EXERCISE REQUIREMENTS: Print the entries exactly as given.
━━━━━━━━━━━━━━━━━━━━
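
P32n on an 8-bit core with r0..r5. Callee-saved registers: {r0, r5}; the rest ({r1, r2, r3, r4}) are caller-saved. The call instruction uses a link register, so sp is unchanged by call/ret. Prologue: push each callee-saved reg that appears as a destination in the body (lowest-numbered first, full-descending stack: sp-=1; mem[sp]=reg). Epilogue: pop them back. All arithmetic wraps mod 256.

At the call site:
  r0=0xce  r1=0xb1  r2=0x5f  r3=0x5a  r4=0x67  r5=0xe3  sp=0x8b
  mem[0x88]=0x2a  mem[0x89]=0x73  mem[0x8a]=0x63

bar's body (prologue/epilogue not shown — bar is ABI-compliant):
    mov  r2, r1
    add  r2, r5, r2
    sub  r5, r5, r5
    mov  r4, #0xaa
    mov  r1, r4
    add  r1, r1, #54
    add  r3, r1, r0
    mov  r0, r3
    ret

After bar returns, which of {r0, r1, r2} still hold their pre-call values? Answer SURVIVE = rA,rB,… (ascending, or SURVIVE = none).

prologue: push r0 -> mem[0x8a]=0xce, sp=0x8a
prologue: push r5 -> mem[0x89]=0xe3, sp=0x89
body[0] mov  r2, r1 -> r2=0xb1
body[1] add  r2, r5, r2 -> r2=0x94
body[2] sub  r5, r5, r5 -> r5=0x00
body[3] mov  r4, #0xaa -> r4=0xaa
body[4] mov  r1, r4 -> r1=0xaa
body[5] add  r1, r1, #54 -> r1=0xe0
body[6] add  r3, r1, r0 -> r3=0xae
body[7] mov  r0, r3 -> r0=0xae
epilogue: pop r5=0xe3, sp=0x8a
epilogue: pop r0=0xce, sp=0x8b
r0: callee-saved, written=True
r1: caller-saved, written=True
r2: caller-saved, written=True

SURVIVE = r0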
━━━━━━━━━━━━━━━━━━━━
YOUR SOLUTION:
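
P32n on an 8-bit core with r0..r5. Callee-saved registers: {r0, r5}; the rest ({r1, r2, r3, r4}) are caller-saved. The call instruction uses a link register, so sp is unchanged by call/ret. Prologue: push each callee-saved reg that appears as a destination in the body (lowest-numbered first, full-descending stack: sp-=1; mem[sp]=reg). Epilogue: pop them back. All arithmetic wraps mod 256.

At the call site:
  r0=0xce  r1=0xb1  r2=0x5f  r3=0x5a  r4=0x67  r5=0xe3  sp=0x8b
  mem[0x88]=0x2a  mem[0x89]=0x73  mem[0x8a]=0x63

bar's body (prologue/epilogue not shown — bar is ABI-compliant):
    mov  r2, r1
    add  r2, r5, r2
    sub  r5, r5, r5
    mov  r4, #0xaa
    mov  r1, r4
    add  r1, r1, #54
    add  r3, r1, r0
    mov  r0, r3
    ret

After bar returns, which of {r0, r1, r2} still hold their pre-call values? Answer SURVIVE = rA,rB,… (ascending, or SURVIVE = none).

prologue: push r0 -> mem[0x8a]=0xce, sp=0x8a
prologue: push r5 -> mem[0x89]=0xe3, sp=0x89
body[0] mov  r2, r1 -> r2=0xb1
body[1] add  r2, r5, r2 -> r2=0x94
body[2] sub  r5, r5, r5 -> r5=0x00
body[3] mov  r4, #0xaa -> r4=0xaa
body[4] mov  r1, r4 -> r1=0xaa
body[5] add  r1, r1, #54 -> r1=0xe0
body[6] add  r3, r1, r0 -> r3=0xae
body[7] mov  r0, r3 -> r0=0xae
epilogue: pop r5=0xe3, sp=0x8a
epilogue: pop r0=0xce, sp=0x8b
r0: callee-saved, written=True
r1: caller-saved, written=True
r2: caller-saved, written=True

SURVIVE = r0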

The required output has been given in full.